# EXERCISE GOAL
Your answer should be every line of the records that contains the word "Scholes", copied as it stands.

# DATA EXTRACTS
>>

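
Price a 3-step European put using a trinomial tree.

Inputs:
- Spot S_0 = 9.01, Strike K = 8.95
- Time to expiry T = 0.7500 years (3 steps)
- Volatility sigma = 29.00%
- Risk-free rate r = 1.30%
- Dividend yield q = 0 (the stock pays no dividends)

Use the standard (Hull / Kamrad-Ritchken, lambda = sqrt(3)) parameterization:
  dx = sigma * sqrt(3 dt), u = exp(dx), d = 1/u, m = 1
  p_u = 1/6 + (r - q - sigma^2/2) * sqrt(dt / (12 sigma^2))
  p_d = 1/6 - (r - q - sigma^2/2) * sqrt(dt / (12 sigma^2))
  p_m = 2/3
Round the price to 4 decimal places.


Answer: Price = V(0,0) = 0.7480

Derivation:
dt = T/N = 0.250000; dx = sigma*sqrt(3*dt) = 0.251147
u = exp(dx) = 1.285500; d = 1/u = 0.777908
p_u = 0.152208, p_m = 0.666667, p_d = 0.181125
Discount per step: exp(-r*dt) = 0.996755
Stock lattice S(k, j) with j the centered position index:
  k=0: S(0,+0) = 9.0100
  k=1: S(1,-1) = 7.0089; S(1,+0) = 9.0100; S(1,+1) = 11.5824
  k=2: S(2,-2) = 5.4523; S(2,-1) = 7.0089; S(2,+0) = 9.0100; S(2,+1) = 11.5824; S(2,+2) = 14.8891
  k=3: S(3,-3) = 4.2414; S(3,-2) = 5.4523; S(3,-1) = 7.0089; S(3,+0) = 9.0100; S(3,+1) = 11.5824; S(3,+2) = 14.8891; S(3,+3) = 19.1399
Terminal payoffs V(N, j) = max(K - S_T, 0):
  V(3,-3) = 4.708602; V(3,-2) = 3.497685; V(3,-1) = 1.941051; V(3,+0) = 0.000000; V(3,+1) = 0.000000; V(3,+2) = 0.000000; V(3,+3) = 0.000000
Backward induction: V(k, j) = exp(-r*dt) * [p_u * V(k+1, j+1) + p_m * V(k+1, j) + p_d * V(k+1, j-1)]
  V(2,-2) = exp(-r*dt) * [p_u*1.941051 + p_m*3.497685 + p_d*4.708602] = 3.468788
  V(2,-1) = exp(-r*dt) * [p_u*0.000000 + p_m*1.941051 + p_d*3.497685] = 1.921299
  V(2,+0) = exp(-r*dt) * [p_u*0.000000 + p_m*0.000000 + p_d*1.941051] = 0.350433
  V(2,+1) = exp(-r*dt) * [p_u*0.000000 + p_m*0.000000 + p_d*0.000000] = 0.000000
  V(2,+2) = exp(-r*dt) * [p_u*0.000000 + p_m*0.000000 + p_d*0.000000] = 0.000000
  V(1,-1) = exp(-r*dt) * [p_u*0.350433 + p_m*1.921299 + p_d*3.468788] = 1.956122
  V(1,+0) = exp(-r*dt) * [p_u*0.000000 + p_m*0.350433 + p_d*1.921299] = 0.579731
  V(1,+1) = exp(-r*dt) * [p_u*0.000000 + p_m*0.000000 + p_d*0.350433] = 0.063266
  V(0,+0) = exp(-r*dt) * [p_u*0.063266 + p_m*0.579731 + p_d*1.956122] = 0.747985


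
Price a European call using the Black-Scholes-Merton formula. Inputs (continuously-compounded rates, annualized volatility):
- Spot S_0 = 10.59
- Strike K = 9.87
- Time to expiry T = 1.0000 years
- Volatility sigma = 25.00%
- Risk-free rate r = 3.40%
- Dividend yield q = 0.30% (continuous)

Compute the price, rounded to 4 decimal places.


d1 = (ln(S/K) + (r - q + 0.5*sigma^2) * T) / (sigma * sqrt(T)) = 0.53064122
d2 = d1 - sigma * sqrt(T) = 0.28064122
exp(-rT) = 0.96657150; exp(-qT) = 0.99700450
C = S_0 * exp(-qT) * N(d1) - K * exp(-rT) * N(d2)
N(d1) = 0.70216629; N(d2) = 0.61050720
C = 10.5900 * 0.99700450 * 0.70216629 - 9.8700 * 0.96657150 * 0.61050720 = 1.5894

Answer: Price = 1.5894


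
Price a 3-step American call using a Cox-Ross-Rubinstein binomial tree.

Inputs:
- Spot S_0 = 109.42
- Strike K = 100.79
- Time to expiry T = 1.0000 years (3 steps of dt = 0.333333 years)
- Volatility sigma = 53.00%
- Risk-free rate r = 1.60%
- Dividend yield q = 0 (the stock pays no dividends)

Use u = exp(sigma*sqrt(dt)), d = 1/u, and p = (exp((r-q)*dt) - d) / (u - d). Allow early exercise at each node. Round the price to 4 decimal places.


dt = T/N = 0.333333
u = exp(sigma*sqrt(dt)) = 1.357976; d = 1/u = 0.736390
p = (exp((r-q)*dt) - d) / (u - d) = 0.432696
Discount per step: exp(-r*dt) = 0.994681
Stock lattice S(k, i) with i counting down-moves:
  k=0: S(0,0) = 109.4200
  k=1: S(1,0) = 148.5898; S(1,1) = 80.5758
  k=2: S(2,0) = 201.7814; S(2,1) = 109.4200; S(2,2) = 59.3352
  k=3: S(3,0) = 274.0144; S(3,1) = 148.5898; S(3,2) = 80.5758; S(3,3) = 43.6938
Terminal payoffs V(N, i) = max(S_T - K, 0):
  V(3,0) = 173.224388; V(3,1) = 47.799777; V(3,2) = 0.000000; V(3,3) = 0.000000
Backward induction: V(k, i) = exp(-r*dt) * [p * V(k+1, i) + (1-p) * V(k+1, i+1)]; then take max(V_cont, immediate exercise) for American.
  V(2,0) = exp(-r*dt) * [p*173.224388 + (1-p)*47.799777] = 101.527524; exercise = 100.991408; V(2,0) = max -> 101.527524
  V(2,1) = exp(-r*dt) * [p*47.799777 + (1-p)*0.000000] = 20.572737; exercise = 8.630000; V(2,1) = max -> 20.572737
  V(2,2) = exp(-r*dt) * [p*0.000000 + (1-p)*0.000000] = 0.000000; exercise = 0.000000; V(2,2) = max -> 0.000000
  V(1,0) = exp(-r*dt) * [p*101.527524 + (1-p)*20.572737] = 55.305763; exercise = 47.799777; V(1,0) = max -> 55.305763
  V(1,1) = exp(-r*dt) * [p*20.572737 + (1-p)*0.000000] = 8.854383; exercise = 0.000000; V(1,1) = max -> 8.854383
  V(0,0) = exp(-r*dt) * [p*55.305763 + (1-p)*8.854383] = 28.799681; exercise = 8.630000; V(0,0) = max -> 28.799681

Answer: Price = V(0,0) = 28.7997


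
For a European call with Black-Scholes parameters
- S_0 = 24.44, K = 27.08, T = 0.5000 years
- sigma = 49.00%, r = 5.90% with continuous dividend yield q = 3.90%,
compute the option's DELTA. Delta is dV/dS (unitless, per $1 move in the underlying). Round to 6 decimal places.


Answer: Delta = 0.453645

Derivation:
d1 = -0.0939422060; d2 = -0.4404245288
phi(d1) = 0.3971857982; exp(-qT) = 0.9806888952; exp(-rT) = 0.9709308776
N(d1) = 0.4625775333
Delta = exp(-qT) * N(d1) = 0.9806888952 * 0.4625775333 = 0.453645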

<<

# YOUR SOLUTION
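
Price a European call using the Black-Scholes-Merton formula. Inputs (continuously-compounded rates, annualized volatility):
For a European call with Black-Scholes parameters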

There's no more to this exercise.